**Raw data**
------------------------------------------------------------------------

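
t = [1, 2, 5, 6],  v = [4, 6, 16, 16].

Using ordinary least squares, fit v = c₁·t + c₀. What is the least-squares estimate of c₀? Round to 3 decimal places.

c₀ = 1.235

From the data, Σt·t = 66, Σt = 14, Σ1 = 4.
Moment sums: Σt·v = 192, Σv = 42.
So MᵀM·[c₁, c₀]ᵀ = Mᵀv: [[66, 14]; [14, 4]]·[c₁, c₀]ᵀ = [192, 42]ᵀ.
Δ = 66·4 − 14² = 68.
c₁ = (192·4 − 14·42)/68 = 45/17; c₀ = (66·42 − 14·192)/68 = 21/17.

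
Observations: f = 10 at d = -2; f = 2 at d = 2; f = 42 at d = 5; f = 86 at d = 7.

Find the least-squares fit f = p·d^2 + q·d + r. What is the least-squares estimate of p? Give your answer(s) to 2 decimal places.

p = 2.05

From the data, Σd^2·d^2 = 3058, Σd^2·d = 468, Σd^2 = 82, Σd·d = 82, Σd = 12, Σ1 = 4.
For Xᵀf: Σd^2·f = 5312, Σd·f = 796, Σf = 140.
XᵀX·[p, q, r]ᵀ = Xᵀf becomes [[3058, 468, 82]; [468, 82, 12]; [82, 12, 4]]·[p, q, r]ᵀ = [5312, 796, 140]ᵀ.
Row-reducing yields p = 4810/2343, q = -1354/781, r = -4414/2343.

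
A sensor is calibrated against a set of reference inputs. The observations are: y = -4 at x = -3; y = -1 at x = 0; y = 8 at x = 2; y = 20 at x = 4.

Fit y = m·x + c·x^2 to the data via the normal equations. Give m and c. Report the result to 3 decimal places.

m = 2.911, c = 0.524

Forming AᵀA = [[29, 45]; [45, 353]] and Aᵀy = [108, 316]ᵀ gives AᵀA·[m, c]ᵀ = Aᵀy.
Δ = 29·353 − 45² = 8212.
m = (108·353 − 45·316)/8212 = 5976/2053; c = (29·316 − 45·108)/8212 = 1076/2053.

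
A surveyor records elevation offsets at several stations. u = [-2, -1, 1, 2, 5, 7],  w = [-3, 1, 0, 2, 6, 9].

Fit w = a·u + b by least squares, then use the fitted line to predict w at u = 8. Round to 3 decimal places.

ŵ = 9.700

The normal system MᵀM·[a, b]ᵀ = Mᵀw is [[84, 12]; [12, 6]]·[a, b]ᵀ = [102, 15]ᵀ.
Δ = 84·6 − 12² = 360.
a = (102·6 − 12·15)/360 = 6/5; b = (84·15 − 12·102)/360 = 1/10.
At u = 8: ŵ = (6/5)·(8) + (1/10)·(1) = 97/10.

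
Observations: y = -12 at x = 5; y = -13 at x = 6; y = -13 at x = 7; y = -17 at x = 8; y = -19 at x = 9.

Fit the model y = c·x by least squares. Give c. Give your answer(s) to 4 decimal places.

Entries of MᵀM: Σx·x = 255.
For Mᵀy: Σx·y = -536.
MᵀM·[c]ᵀ = Mᵀy becomes [[255]]·[c]ᵀ = [-536]ᵀ.
c = (-536)/255 = -2.10196.

c = -2.1020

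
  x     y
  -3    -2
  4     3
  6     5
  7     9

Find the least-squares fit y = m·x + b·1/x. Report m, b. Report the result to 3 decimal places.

m = 1.248, b = -6.558

From the data, Σx·x = 110, Σx·1/x = 4, Σ1/x·1/x = 1565/7056.
And Σx·y = 111, Σ1/x·y = 99/28.
AᵀA·[m, b]ᵀ = Aᵀy becomes [[110, 4]; [4, 1565/7056]]·[m, b]ᵀ = [111, 99/28]ᵀ.
det = 110·(1565/7056) − 4² = 29627/3528.
m = (111·(1565/7056) − 4·(99/28))/(29627/3528) = 73923/59254; b = (110·(99/28) − 4·111)/(29627/3528) = -194292/29627.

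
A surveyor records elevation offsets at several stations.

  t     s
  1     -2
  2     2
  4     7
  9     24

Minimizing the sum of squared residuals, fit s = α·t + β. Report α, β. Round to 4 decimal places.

Compute the Gram sums: Σt·t = 102, Σt = 16, Σ1 = 4.
Moment sums: Σt·s = 246, Σs = 31.
So AᵀA·[α, β]ᵀ = Aᵀs: [[102, 16]; [16, 4]]·[α, β]ᵀ = [246, 31]ᵀ.
det = 102·4 − 16² = 152.
α = (246·4 − 16·31)/152 = 61/19; β = (102·31 − 16·246)/152 = -387/76.

α = 3.2105, β = -5.0921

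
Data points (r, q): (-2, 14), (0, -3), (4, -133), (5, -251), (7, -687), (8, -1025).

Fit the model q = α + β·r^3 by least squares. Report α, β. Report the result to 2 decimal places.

Forming XᵀX = [[6, 1036]; [1036, 399578]] and Xᵀq = [-2085, -800440]ᵀ gives XᵀX·[α, β]ᵀ = Xᵀq.
det = 6·399578 − 1036² = 1324172.
α = ((-2085)·399578 − 1036·(-800440))/1324172 = -1932145/662086; β = (6·(-800440) − 1036·(-2085))/1324172 = -660645/331043.

α = -2.92, β = -2.00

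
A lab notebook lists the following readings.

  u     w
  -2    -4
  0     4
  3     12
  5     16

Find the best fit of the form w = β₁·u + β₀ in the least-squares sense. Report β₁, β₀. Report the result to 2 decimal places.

β₁ = 2.83, β₀ = 2.76

Compute the Gram sums: Σu·u = 38, Σu = 6, Σ1 = 4.
Moment sums: Σu·w = 124, Σw = 28.
So XᵀX·[β₁, β₀]ᵀ = Xᵀw: [[38, 6]; [6, 4]]·[β₁, β₀]ᵀ = [124, 28]ᵀ.
Δ = 38·4 − 6² = 116.
β₁ = (124·4 − 6·28)/116 = 82/29; β₀ = (38·28 − 6·124)/116 = 80/29.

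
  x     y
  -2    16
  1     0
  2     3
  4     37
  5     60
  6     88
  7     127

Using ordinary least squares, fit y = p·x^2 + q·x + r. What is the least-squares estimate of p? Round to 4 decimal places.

The normal equations are: 4611·p + 749·q + 135·r = 11559;  749·p + 135·q + 23·r = 1839;  135·p + 23·q + 7·r = 331.
(Σx^2·x^2 = 4611, Σx^2·x = 749, Σx^2 = 135, Σx·x = 135, Σx = 23, Σ1 = 7, Σx^2·y = 11559, Σx·y = 1839, Σy = 331.)
Row-reducing yields p = 136606/45521, q = -126498/45521, r = -66415/45521.

p = 3.0009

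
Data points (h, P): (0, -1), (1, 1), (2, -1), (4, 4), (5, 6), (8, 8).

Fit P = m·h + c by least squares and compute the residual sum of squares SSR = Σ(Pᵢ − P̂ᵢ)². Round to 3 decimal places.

Normal-equation sums: Σh·h = 110, Σh = 20, Σ1 = 6.
Right-hand side: Σh·P = 109, ΣP = 17.
Normal equations: [[110, 20]; [20, 6]]·[m, c]ᵀ = [109, 17]ᵀ.
Determinant 110·6 − 20² = 260.
m = (109·6 − 20·17)/260 = 157/130; c = (110·17 − 20·109)/260 = -31/26.
Residuals: 5/26, 64/65, -289/130, 47/130, 15/13, -61/130; SSR = 496/65.

SSR = 7.631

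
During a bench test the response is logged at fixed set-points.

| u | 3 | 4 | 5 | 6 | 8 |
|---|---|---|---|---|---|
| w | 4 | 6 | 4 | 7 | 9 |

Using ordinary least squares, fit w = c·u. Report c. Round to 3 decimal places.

c = 1.133

From the data, Σu·u = 150.
Right-hand side: Σu·w = 170.
MᵀM·[c]ᵀ = Mᵀw becomes [[150]]·[c]ᵀ = [170]ᵀ.
Hence c = 170 / 150 ≈ 1.13333.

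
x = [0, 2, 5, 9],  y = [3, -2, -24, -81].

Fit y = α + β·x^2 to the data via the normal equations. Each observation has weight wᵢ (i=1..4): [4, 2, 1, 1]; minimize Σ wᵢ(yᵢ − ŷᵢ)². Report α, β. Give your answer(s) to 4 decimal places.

α = 2.6377, β = -1.0360

From the data, Σwᵢ·1 = 8, Σwᵢ·x^2 = 114, Σwᵢ·x^2·x^2 = 7218.
Moment sums: Σwᵢ·y = -97, Σwᵢ·x^2·y = -7177.
Normal equations: [[8, 114]; [114, 7218]]·[α, β]ᵀ = [-97, -7177]ᵀ.
det = 8·7218 − 114² = 44748.
α = ((-97)·7218 − 114·(-7177))/44748 = 9836/3729; β = (8·(-7177) − 114·(-97))/44748 = -23179/22374.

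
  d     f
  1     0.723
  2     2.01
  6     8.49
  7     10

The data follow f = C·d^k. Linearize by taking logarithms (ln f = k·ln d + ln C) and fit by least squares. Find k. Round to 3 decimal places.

Let Y = ln f. Fitting Y = k·ln d + ln C by least squares:
Over the data: Σln d = 4.4308, Σ(ln d)² = 7.4774, Σln f = 4.8153, Σln d·ln f = 8.7969.
Normal system: [[7.4774, 4.4308]; [4.4308, 4]]·[k, ln C]ᵀ = [8.7969, 4.8153]ᵀ.
Δ = 7.4774·4 − (4.4308)² = 10.2775; k = (8.7969·4 − 4.4308·4.8153)/10.2775 = 1.34780, ln C = (7.4774·4.8153 − 4.4308·8.7969)/10.2775 = -0.28915.

k = 1.348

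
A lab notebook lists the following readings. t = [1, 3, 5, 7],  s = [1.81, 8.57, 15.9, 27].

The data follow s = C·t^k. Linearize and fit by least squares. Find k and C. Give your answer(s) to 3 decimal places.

k = 1.375, C = 1.824

With ln sᵢ as the transformed response and ln tᵢ as the regressor:
XᵀX = [[7.5838, 4.6540]; [4.6540, 4]], rhs = [13.2257, 8.8038]ᵀ  (here Σln t = 4.6540, Σ(ln t)² = 7.5838, Σln s = 8.8038, Σln t·ln s = 13.2257).
Slope k = (n·Σln t·ln s − Σln t·Σln s)/(n·Σ(ln t)² − (Σln t)²) = (4·13.2257 − 4.6540·8.8038)/8.6759 = 1.37515; ln C = (Σln s − k·Σln t)/n = 0.60096, so C = exp(0.60096) = 1.82388.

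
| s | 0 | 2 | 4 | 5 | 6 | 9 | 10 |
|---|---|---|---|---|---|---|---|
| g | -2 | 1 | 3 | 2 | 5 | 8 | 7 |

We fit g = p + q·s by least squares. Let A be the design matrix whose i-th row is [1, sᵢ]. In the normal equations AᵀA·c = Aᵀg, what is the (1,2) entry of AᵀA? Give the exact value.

Row 1 ↔ basis 1, column 2 ↔ basis s, so (AᵀA)_{1,2} = Σᵢ s = (1)·(0) + (1)·(2) + (1)·(4) + (1)·(5) + (1)·(6) + (1)·(9) + (1)·(10) = 36.

36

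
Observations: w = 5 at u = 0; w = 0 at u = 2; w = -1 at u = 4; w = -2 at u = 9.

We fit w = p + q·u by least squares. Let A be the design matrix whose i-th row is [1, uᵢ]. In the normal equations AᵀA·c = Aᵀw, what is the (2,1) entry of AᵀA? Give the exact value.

15

Row 2 ↔ basis u, column 1 ↔ basis 1, so (AᵀA)_{2,1} = Σᵢ u = (0)·(1) + (2)·(1) + (4)·(1) + (9)·(1) = 15.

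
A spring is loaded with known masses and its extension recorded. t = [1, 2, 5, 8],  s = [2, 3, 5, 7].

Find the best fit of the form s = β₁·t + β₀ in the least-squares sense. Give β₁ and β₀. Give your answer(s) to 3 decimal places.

Compute the Gram sums: Σt·t = 94, Σt = 16, Σ1 = 4.
Moment sums: Σt·s = 89, Σs = 17.
Normal equations: [[94, 16]; [16, 4]]·[β₁, β₀]ᵀ = [89, 17]ᵀ.
det = 94·4 − 16² = 120.
β₁ = (89·4 − 16·17)/120 = 7/10; β₀ = (94·17 − 16·89)/120 = 29/20.

β₁ = 0.700, β₀ = 1.450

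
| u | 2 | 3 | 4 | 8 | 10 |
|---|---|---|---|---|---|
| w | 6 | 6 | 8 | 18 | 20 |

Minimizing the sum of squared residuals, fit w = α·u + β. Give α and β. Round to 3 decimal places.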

------------------------------------------------------------------------

**What you have to do**
Search the data for "points". Copy every line that has it.

**Task solution**
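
Data points (r, q): (-2, 14), (0, -3), (4, -133), (5, -251), (7, -687), (8, -1025).
Data points (h, P): (0, -1), (1, 1), (2, -1), (4, 4), (5, 6), (8, 8).
During a bench test the response is logged at fixed set-points.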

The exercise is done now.